§ EXERCISE DETAILS:
The entire set of lines below should be copied exactly.

§ MATERIAL SUPPLIED:
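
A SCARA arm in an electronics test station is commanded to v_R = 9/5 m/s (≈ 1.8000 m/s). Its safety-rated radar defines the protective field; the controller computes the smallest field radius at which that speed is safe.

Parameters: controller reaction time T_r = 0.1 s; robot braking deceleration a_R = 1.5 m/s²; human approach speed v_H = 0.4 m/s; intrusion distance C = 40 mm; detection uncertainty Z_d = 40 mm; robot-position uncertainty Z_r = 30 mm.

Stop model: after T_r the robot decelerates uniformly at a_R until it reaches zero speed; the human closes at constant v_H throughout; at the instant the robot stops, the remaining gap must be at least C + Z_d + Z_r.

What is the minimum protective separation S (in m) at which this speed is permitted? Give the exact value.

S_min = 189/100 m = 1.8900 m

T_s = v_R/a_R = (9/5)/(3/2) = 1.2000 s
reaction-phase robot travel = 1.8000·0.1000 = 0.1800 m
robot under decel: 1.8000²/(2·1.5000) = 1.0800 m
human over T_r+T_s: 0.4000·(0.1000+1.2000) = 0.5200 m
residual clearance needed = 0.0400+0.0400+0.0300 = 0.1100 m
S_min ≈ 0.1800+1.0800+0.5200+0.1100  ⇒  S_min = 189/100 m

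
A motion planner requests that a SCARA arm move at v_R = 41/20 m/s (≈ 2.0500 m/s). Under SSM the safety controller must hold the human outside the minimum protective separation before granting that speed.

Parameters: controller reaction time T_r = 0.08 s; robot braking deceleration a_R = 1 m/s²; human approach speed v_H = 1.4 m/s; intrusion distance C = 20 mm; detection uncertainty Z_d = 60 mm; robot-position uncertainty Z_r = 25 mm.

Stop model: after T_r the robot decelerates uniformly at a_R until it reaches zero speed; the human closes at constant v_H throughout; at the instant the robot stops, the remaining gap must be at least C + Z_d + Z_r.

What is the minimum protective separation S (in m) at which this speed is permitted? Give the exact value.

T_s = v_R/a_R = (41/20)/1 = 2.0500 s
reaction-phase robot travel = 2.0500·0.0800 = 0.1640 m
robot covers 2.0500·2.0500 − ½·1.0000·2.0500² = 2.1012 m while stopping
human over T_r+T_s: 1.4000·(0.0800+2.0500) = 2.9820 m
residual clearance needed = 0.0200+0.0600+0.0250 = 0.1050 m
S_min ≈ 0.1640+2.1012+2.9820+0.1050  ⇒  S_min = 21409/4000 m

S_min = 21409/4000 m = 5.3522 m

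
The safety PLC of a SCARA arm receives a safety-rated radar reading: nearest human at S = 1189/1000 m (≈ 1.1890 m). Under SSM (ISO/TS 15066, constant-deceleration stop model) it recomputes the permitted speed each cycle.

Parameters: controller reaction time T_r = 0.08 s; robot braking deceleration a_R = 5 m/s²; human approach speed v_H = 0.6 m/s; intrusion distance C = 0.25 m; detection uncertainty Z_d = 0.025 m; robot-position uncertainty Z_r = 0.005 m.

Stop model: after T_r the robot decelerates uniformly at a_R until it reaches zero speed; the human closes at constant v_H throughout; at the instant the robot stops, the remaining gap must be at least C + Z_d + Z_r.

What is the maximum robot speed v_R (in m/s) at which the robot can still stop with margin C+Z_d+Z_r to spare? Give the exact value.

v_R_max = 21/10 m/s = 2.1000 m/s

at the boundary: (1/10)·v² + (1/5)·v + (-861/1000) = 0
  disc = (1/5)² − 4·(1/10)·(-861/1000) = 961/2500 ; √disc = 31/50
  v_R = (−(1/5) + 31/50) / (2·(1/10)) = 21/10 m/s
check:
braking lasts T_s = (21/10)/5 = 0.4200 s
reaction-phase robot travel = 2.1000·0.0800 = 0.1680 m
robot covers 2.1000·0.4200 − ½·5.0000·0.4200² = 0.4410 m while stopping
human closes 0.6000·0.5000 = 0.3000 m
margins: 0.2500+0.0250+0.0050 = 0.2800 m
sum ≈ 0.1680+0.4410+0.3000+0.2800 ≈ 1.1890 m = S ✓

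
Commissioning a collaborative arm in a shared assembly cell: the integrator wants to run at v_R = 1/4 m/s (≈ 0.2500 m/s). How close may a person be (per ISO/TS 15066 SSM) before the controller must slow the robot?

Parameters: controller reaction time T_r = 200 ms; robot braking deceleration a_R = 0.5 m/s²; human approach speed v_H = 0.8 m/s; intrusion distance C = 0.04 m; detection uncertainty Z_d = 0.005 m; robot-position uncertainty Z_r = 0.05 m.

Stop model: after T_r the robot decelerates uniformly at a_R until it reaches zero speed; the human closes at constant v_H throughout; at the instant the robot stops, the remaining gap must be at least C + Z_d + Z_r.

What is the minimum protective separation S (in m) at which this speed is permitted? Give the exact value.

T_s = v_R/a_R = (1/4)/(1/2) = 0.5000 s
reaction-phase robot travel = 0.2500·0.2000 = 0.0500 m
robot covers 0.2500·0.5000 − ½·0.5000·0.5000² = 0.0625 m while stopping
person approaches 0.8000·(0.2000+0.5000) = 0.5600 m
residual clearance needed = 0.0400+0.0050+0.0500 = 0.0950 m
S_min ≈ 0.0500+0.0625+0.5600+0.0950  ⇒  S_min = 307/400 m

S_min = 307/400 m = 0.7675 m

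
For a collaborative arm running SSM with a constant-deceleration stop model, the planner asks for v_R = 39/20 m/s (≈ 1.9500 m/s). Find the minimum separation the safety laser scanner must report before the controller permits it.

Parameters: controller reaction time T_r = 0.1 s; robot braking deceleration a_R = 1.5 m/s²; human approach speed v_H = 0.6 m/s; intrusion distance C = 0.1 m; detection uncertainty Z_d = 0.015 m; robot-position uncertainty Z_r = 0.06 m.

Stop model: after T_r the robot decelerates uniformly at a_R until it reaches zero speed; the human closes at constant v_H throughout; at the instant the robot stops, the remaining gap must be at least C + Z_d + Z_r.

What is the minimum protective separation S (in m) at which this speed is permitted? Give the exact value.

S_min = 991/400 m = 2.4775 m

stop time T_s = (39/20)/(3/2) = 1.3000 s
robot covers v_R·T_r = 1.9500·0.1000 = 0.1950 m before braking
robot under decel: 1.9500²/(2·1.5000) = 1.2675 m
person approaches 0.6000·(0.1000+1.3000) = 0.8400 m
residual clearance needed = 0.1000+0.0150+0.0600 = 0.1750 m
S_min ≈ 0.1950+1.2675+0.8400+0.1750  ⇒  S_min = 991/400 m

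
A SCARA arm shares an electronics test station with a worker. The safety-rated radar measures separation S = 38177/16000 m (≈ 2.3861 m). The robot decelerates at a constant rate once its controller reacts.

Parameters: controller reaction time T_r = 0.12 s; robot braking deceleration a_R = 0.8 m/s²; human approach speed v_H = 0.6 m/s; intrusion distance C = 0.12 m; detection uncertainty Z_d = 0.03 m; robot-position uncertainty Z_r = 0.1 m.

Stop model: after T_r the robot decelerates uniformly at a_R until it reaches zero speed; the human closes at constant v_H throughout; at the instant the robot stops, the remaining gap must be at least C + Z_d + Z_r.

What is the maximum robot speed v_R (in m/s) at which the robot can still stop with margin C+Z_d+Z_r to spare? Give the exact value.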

§ REPLY:
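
A SCARA arm in an electronics test station is commanded to v_R = 9/5 m/s (≈ 1.8000 m/s). Its safety-rated radar defines the protective field; the controller computes the smallest field radius at which that speed is safe.

Parameters: controller reaction time T_r = 0.1 s; robot braking deceleration a_R = 1.5 m/s²; human approach speed v_H = 0.4 m/s; intrusion distance C = 40 mm; detection uncertainty Z_d = 40 mm; robot-position uncertainty Z_r = 30 mm.

Stop model: after T_r the robot decelerates uniformly at a_R until it reaches zero speed; the human closes at constant v_H throughout; at the instant the robot stops, the remaining gap must be at least C + Z_d + Z_r.

What is the minimum protective separation S (in m) at which this speed is permitted? Give the exact value.

S_min = 189/100 m = 1.8900 m

T_s = v_R/a_R = (9/5)/(3/2) = 1.2000 s
reaction-phase robot travel = 1.8000·0.1000 = 0.1800 m
robot under decel: 1.8000²/(2·1.5000) = 1.0800 m
human over T_r+T_s: 0.4000·(0.1000+1.2000) = 0.5200 m
residual clearance needed = 0.0400+0.0400+0.0300 = 0.1100 m
S_min ≈ 0.1800+1.0800+0.5200+0.1100  ⇒  S_min = 189/100 m

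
A motion planner requests that a SCARA arm move at v_R = 41/20 m/s (≈ 2.0500 m/s). Under SSM the safety controller must hold the human outside the minimum protective separation before granting that speed.

Parameters: controller reaction time T_r = 0.08 s; robot braking deceleration a_R = 1 m/s²; human approach speed v_H = 1.4 m/s; intrusion distance C = 20 mm; detection uncertainty Z_d = 60 mm; robot-position uncertainty Z_r = 25 mm.

Stop model: after T_r the robot decelerates uniformly at a_R until it reaches zero speed; the human closes at constant v_H throughout; at the instant the robot stops, the remaining gap must be at least C + Z_d + Z_r.

What is the minimum protective separation S (in m) at which this speed is permitted? Give the exact value.

T_s = v_R/a_R = (41/20)/1 = 2.0500 s
reaction-phase robot travel = 2.0500·0.0800 = 0.1640 m
robot covers 2.0500·2.0500 − ½·1.0000·2.0500² = 2.1012 m while stopping
human over T_r+T_s: 1.4000·(0.0800+2.0500) = 2.9820 m
residual clearance needed = 0.0200+0.0600+0.0250 = 0.1050 m
S_min ≈ 0.1640+2.1012+2.9820+0.1050  ⇒  S_min = 21409/4000 m

S_min = 21409/4000 m = 5.3522 m

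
The safety PLC of a SCARA arm receives a safety-rated radar reading: nearest human at S = 1189/1000 m (≈ 1.1890 m). Under SSM (ISO/TS 15066, constant-deceleration stop model) it recomputes the permitted speed each cycle.

Parameters: controller reaction time T_r = 0.08 s; robot braking deceleration a_R = 5 m/s²; human approach speed v_H = 0.6 m/s; intrusion distance C = 0.25 m; detection uncertainty Z_d = 0.025 m; robot-position uncertainty Z_r = 0.005 m.

Stop model: after T_r the robot decelerates uniformly at a_R until it reaches zero speed; the human closes at constant v_H throughout; at the instant the robot stops, the remaining gap must be at least C + Z_d + Z_r.

What is the maximum robot speed v_R (in m/s) at which the robot can still stop with margin C+Z_d+Z_r to spare? Give the exact value.

v_R_max = 21/10 m/s = 2.1000 m/s

at the boundary: (1/10)·v² + (1/5)·v + (-861/1000) = 0
  disc = (1/5)² − 4·(1/10)·(-861/1000) = 961/2500 ; √disc = 31/50
  v_R = (−(1/5) + 31/50) / (2·(1/10)) = 21/10 m/s
check:
braking lasts T_s = (21/10)/5 = 0.4200 s
reaction-phase robot travel = 2.1000·0.0800 = 0.1680 m
robot covers 2.1000·0.4200 − ½·5.0000·0.4200² = 0.4410 m while stopping
human closes 0.6000·0.5000 = 0.3000 m
margins: 0.2500+0.0250+0.0050 = 0.2800 m
sum ≈ 0.1680+0.4410+0.3000+0.2800 ≈ 1.1890 m = S ✓

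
Commissioning a collaborative arm in a shared assembly cell: the integrator wants to run at v_R = 1/4 m/s (≈ 0.2500 m/s). How close may a person be (per ISO/TS 15066 SSM) before the controller must slow the robot?

Parameters: controller reaction time T_r = 200 ms; robot braking deceleration a_R = 0.5 m/s²; human approach speed v_H = 0.8 m/s; intrusion distance C = 0.04 m; detection uncertainty Z_d = 0.005 m; robot-position uncertainty Z_r = 0.05 m.

Stop model: after T_r the robot decelerates uniformly at a_R until it reaches zero speed; the human closes at constant v_H throughout; at the instant the robot stops, the remaining gap must be at least C + Z_d + Z_r.

What is the minimum protective separation S (in m) at which this speed is permitted? Give the exact value.

T_s = v_R/a_R = (1/4)/(1/2) = 0.5000 s
reaction-phase robot travel = 0.2500·0.2000 = 0.0500 m
robot covers 0.2500·0.5000 − ½·0.5000·0.5000² = 0.0625 m while stopping
person approaches 0.8000·(0.2000+0.5000) = 0.5600 m
residual clearance needed = 0.0400+0.0050+0.0500 = 0.0950 m
S_min ≈ 0.0500+0.0625+0.5600+0.0950  ⇒  S_min = 307/400 m

S_min = 307/400 m = 0.7675 m

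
For a collaborative arm running SSM with a constant-deceleration stop model, the planner asks for v_R = 39/20 m/s (≈ 1.9500 m/s). Find the minimum separation the safety laser scanner must report before the controller permits it.

Parameters: controller reaction time T_r = 0.1 s; robot braking deceleration a_R = 1.5 m/s²; human approach speed v_H = 0.6 m/s; intrusion distance C = 0.1 m; detection uncertainty Z_d = 0.015 m; robot-position uncertainty Z_r = 0.06 m.

Stop model: after T_r the robot decelerates uniformly at a_R until it reaches zero speed; the human closes at constant v_H throughout; at the instant the robot stops, the remaining gap must be at least C + Z_d + Z_r.

What is the minimum protective separation S (in m) at which this speed is permitted? Give the exact value.

S_min = 991/400 m = 2.4775 m

stop time T_s = (39/20)/(3/2) = 1.3000 s
robot covers v_R·T_r = 1.9500·0.1000 = 0.1950 m before braking
robot under decel: 1.9500²/(2·1.5000) = 1.2675 m
person approaches 0.6000·(0.1000+1.3000) = 0.8400 m
residual clearance needed = 0.1000+0.0150+0.0600 = 0.1750 m
S_min ≈ 0.1950+1.2675+0.8400+0.1750  ⇒  S_min = 991/400 m

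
A SCARA arm shares an electronics test station with a worker. The safety-rated radar measures separation S = 38177/16000 m (≈ 2.3861 m). The robot decelerates at a constant rate once its controller reacts.

Parameters: controller reaction time T_r = 0.12 s; robot braking deceleration a_R = 0.8 m/s²; human approach speed v_H = 0.6 m/s; intrusion distance C = 0.12 m; detection uncertainty Z_d = 0.03 m; robot-position uncertainty Z_r = 0.1 m.

Stop model: after T_r the robot decelerates uniformly at a_R until it reaches zero speed; the human closes at constant v_H throughout; at the instant the robot stops, the remaining gap must be at least C + Z_d + Z_r.

What is the maximum robot speed v_R (in m/s) at which the robot can still stop with margin C+Z_d+Z_r to spare? Give the exact value.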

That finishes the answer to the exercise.